**The task:**
Within the entries below, every line containing "hash" is to be copied.

= = = =

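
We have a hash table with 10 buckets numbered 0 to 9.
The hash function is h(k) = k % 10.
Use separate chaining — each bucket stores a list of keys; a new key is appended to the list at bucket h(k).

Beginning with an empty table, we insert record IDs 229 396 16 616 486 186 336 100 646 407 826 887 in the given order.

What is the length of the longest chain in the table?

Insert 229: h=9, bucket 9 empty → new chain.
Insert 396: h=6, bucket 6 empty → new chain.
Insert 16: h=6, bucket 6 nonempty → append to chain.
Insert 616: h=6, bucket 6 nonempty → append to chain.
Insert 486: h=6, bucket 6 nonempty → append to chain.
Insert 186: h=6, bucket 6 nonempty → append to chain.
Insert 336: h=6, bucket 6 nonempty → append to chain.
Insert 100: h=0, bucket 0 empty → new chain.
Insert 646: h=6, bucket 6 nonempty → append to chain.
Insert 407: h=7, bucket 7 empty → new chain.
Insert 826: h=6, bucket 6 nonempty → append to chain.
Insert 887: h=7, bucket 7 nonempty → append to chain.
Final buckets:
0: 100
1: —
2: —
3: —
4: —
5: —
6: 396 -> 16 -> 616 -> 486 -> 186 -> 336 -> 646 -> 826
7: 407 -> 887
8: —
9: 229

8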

= = = =

**Exercise response:**
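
We have a hash table with 10 buckets numbered 0 to 9.
The hash function is h(k) = k % 10.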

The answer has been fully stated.